SUPPLIED RECORDS »
Start of Block

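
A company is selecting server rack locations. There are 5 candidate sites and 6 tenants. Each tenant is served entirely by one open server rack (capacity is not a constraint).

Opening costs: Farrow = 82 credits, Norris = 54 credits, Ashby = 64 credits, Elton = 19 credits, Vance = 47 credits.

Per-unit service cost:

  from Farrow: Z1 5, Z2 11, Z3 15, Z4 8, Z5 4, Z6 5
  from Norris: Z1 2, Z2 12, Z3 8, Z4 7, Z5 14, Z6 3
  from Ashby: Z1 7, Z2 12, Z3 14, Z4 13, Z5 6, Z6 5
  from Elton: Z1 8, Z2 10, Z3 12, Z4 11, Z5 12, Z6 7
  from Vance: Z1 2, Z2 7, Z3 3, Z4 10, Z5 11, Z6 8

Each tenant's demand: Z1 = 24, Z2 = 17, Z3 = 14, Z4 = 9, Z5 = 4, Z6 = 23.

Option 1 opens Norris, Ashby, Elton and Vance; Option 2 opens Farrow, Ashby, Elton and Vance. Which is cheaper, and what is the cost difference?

Option 1: {Norris, Ashby, Elton, Vance}: Z1→Norris 2·24=48, Z2→Vance 7·17=119, Z3→Vance 3·14=42, Z4→Norris 7·9=63, Z5→Ashby 6·4=24, Z6→Norris 3·23=69. Service 365; fixed 184; total 549.
Option 2: {Farrow, Ashby, Elton, Vance}: Z1→Vance 2·24=48, Z2→Vance 7·17=119, Z3→Vance 3·14=42, Z4→Farrow 8·9=72, Z5→Farrow 4·4=16, Z6→Farrow 5·23=115. Service 412; fixed 212; total 624.
Difference: |549 − 624| = 75.

Option 1 is cheaper by 75.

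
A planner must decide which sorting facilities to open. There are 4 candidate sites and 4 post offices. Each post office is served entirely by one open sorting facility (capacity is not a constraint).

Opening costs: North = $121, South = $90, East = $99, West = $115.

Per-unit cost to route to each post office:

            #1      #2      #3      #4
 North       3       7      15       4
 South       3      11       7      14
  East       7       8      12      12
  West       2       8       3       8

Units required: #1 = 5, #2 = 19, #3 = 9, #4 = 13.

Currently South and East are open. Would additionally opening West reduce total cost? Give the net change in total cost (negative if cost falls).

No — net change +22 (cost rises by 22).

Current service cost with {South, East}: 386.
Adding West: each post office re-picks its cheapest; new service cost 293, saving 93.
Extra fixed cost: 115. Net change = 115 − 93 = 22.
(Totals: 575 → 597.)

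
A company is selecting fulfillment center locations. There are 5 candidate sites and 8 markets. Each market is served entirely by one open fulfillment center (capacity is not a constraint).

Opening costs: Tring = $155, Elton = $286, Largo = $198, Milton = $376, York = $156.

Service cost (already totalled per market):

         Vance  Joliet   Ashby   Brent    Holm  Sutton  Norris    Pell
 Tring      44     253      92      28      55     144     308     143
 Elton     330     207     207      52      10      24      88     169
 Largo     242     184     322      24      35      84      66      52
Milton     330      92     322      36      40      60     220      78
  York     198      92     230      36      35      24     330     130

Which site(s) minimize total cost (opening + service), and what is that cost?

For any fixed open set, each market goes to its cheapest open site; total = fixed + service.
{Tring, Largo}: Vance→Tring 44, Joliet→Largo 184, Ashby→Tring 92, Brent→Largo 24, Holm→Largo 35, Sutton→Largo 84, Norris→Largo 66, Pell→Largo 52. Service 581; fixed 353; total 934.
{Tring, Largo, York}: service 429 + fixed 509 = 938
{Tring, York}: service 753 + fixed 311 = 1064
{Tring, Elton, Largo, Milton, York}: service 404 + fixed 1171 = 1575
No other subset beats 934.

Open Tring and Largo; minimum total cost 934.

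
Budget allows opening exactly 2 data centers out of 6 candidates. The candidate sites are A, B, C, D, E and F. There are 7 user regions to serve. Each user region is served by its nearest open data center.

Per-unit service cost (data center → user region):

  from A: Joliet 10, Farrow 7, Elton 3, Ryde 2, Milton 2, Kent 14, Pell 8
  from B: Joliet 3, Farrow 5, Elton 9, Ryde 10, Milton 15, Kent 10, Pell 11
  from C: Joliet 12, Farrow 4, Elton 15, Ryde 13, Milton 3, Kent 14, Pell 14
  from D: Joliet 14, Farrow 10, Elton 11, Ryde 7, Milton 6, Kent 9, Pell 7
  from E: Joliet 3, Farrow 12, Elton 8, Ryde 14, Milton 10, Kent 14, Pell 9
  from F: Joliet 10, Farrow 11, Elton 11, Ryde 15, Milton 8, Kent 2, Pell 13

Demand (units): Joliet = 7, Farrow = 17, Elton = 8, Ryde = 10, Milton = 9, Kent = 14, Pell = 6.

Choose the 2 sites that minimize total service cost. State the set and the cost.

With exactly 2 open, each user region uses its cheapest among the chosen.
{A, F}: Joliet→A 10·7=70, Farrow→A 7·17=119, Elton→A 3·8=24, Ryde→A 2·10=20, Milton→A 2·9=18, Kent→F 2·14=28, Pell→A 8·6=48. Service cost 327.
{A, B}: service cost 356
{A, D}: service cost 419
Among all 15 size-2 choices, {A, F} is lowest.

Choose A and F; total service cost 327.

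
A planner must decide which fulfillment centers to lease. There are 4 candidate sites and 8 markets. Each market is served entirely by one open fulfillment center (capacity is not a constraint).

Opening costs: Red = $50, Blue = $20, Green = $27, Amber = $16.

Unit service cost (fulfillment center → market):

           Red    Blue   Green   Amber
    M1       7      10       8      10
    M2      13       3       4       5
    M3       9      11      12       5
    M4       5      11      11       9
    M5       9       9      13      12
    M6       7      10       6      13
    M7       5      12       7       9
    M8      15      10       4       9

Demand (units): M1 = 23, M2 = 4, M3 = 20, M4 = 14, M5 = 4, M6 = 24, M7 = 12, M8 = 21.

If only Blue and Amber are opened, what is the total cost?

Each market is assigned to its cheapest site among the open ones.
{Blue, Amber}: M1→Blue 10·23=230, M2→Blue 3·4=12, M3→Amber 5·20=100, M4→Amber 9·14=126, M5→Blue 9·4=36, M6→Blue 10·24=240, M7→Amber 9·12=108, M8→Amber 9·21=189. Service 1041; fixed 36; total 1077.

Total cost: 1077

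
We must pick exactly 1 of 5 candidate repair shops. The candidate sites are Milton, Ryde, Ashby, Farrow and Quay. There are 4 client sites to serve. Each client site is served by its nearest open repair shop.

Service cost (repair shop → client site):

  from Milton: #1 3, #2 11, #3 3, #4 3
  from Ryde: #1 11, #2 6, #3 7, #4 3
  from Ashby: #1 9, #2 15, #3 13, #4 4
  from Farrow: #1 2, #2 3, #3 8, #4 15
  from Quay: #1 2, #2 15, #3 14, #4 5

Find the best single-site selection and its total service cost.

Choose Milton only; total service cost 20.

With exactly 1 open, each client site uses its cheapest among the chosen.
{Milton}: #1→Milton 3, #2→Milton 11, #3→Milton 3, #4→Milton 3. Service cost 20.
{Ryde}: service cost 27
{Farrow}: service cost 28
Among all 5 size-1 choices, {Milton} is lowest.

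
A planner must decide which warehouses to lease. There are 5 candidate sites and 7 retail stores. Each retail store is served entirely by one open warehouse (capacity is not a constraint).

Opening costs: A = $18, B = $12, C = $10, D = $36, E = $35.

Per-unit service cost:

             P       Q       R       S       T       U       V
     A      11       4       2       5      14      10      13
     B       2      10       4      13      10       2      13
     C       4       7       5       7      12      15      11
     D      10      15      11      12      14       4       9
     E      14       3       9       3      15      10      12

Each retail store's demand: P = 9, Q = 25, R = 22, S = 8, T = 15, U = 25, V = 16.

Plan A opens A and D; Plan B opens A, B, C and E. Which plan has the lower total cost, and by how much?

Plan A: {A, D}: P→D 10·9=90, Q→A 4·25=100, R→A 2·22=44, S→A 5·8=40, T→A 14·15=210, U→D 4·25=100, V→D 9·16=144. Service 728; fixed 54; total 782.
Plan B: {A, B, C, E}: P→B 2·9=18, Q→E 3·25=75, R→A 2·22=44, S→E 3·8=24, T→B 10·15=150, U→B 2·25=50, V→C 11·16=176. Service 537; fixed 75; total 612.
Difference: |782 − 612| = 170.

Plan B is cheaper by 170.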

End of Block

WHAT THE EXERCISE ASKS » What you should output is every line of the records above, from the first through the line containing "from Elton: Z1", unchanged.

TASK OUTPUT »
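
A company is selecting server rack locations. There are 5 candidate sites and 6 tenants. Each tenant is served entirely by one open server rack (capacity is not a constraint).

Opening costs: Farrow = 82 credits, Norris = 54 credits, Ashby = 64 credits, Elton = 19 credits, Vance = 47 credits.

Per-unit service cost:

  from Farrow: Z1 5, Z2 11, Z3 15, Z4 8, Z5 4, Z6 5
  from Norris: Z1 2, Z2 12, Z3 8, Z4 7, Z5 14, Z6 3
  from Ashby: Z1 7, Z2 12, Z3 14, Z4 13, Z5 6, Z6 5
  from Elton: Z1 8, Z2 10, Z3 12, Z4 11, Z5 12, Z6 7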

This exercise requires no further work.